*** DATA UNDER STUDY

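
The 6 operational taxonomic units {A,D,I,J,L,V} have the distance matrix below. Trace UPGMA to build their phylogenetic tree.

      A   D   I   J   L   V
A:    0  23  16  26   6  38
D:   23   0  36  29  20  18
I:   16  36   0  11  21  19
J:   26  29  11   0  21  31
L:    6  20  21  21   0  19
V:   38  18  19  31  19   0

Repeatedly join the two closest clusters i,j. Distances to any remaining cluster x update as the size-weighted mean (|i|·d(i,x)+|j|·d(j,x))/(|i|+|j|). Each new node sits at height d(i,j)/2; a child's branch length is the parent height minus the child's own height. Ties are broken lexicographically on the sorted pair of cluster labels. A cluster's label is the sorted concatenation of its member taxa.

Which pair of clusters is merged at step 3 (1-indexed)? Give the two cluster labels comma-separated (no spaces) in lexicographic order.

D,V

step 1: merge (A,L) at d=6; branch lengths A→3, L→3; new cluster AL
  updated: d(AL,D)=43/2, d(AL,I)=37/2, d(AL,J)=47/2, d(AL,V)=57/2
step 2: merge (I,J) at d=11; branch lengths I→11/2, J→11/2; new cluster IJ
  updated: d(AL,IJ)=21, d(D,IJ)=65/2, d(IJ,V)=25
step 3: merge (D,V) at d=18; branch lengths D→9, V→9; new cluster DV
  updated: d(AL,DV)=25, d(DV,IJ)=115/4
step 4: merge (AL,IJ) at d=21; branch lengths AL→15/2, IJ→5; new cluster AIJL
  updated: d(AIJL,DV)=215/8
step 5: merge (AIJL,DV) at d=215/8; branch lengths AIJL→47/16, DV→71/16; new cluster ADIJLV
final tree: (((A:3,L:3):15/2,(I:11/2,J:11/2):5):47/16,(D:9,V:9):71/16)
total length: 439/8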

******

Restate each of the records exactly, leaving nothing out.

_RESPONSE TO THE TASK_.
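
The 6 operational taxonomic units {A,D,I,J,L,V} have the distance matrix below. Trace UPGMA to build their phylogenetic tree.

      A   D   I   J   L   V
A:    0  23  16  26   6  38
D:   23   0  36  29  20  18
I:   16  36   0  11  21  19
J:   26  29  11   0  21  31
L:    6  20  21  21   0  19
V:   38  18  19  31  19   0

Repeatedly join the two closest clusters i,j. Distances to any remaining cluster x update as the size-weighted mean (|i|·d(i,x)+|j|·d(j,x))/(|i|+|j|). Each new node sits at height d(i,j)/2; a child's branch length is the parent height minus the child's own height. Ties are broken lexicographically on the sorted pair of cluster labels. A cluster's label is the sorted concatenation of its member taxa.

Which pair of clusters is merged at step 3 (1-indexed)? Give the two cluster labels comma-separated (no spaces) in lexicographic order.

D,V

step 1: merge (A,L) at d=6; branch lengths A→3, L→3; new cluster AL
  updated: d(AL,D)=43/2, d(AL,I)=37/2, d(AL,J)=47/2, d(AL,V)=57/2
step 2: merge (I,J) at d=11; branch lengths I→11/2, J→11/2; new cluster IJ
  updated: d(AL,IJ)=21, d(D,IJ)=65/2, d(IJ,V)=25
step 3: merge (D,V) at d=18; branch lengths D→9, V→9; new cluster DV
  updated: d(AL,DV)=25, d(DV,IJ)=115/4
step 4: merge (AL,IJ) at d=21; branch lengths AL→15/2, IJ→5; new cluster AIJL
  updated: d(AIJL,DV)=215/8
step 5: merge (AIJL,DV) at d=215/8; branch lengths AIJL→47/16, DV→71/16; new cluster ADIJLV
final tree: (((A:3,L:3):15/2,(I:11/2,J:11/2):5):47/16,(D:9,V:9):71/16)
total length: 439/8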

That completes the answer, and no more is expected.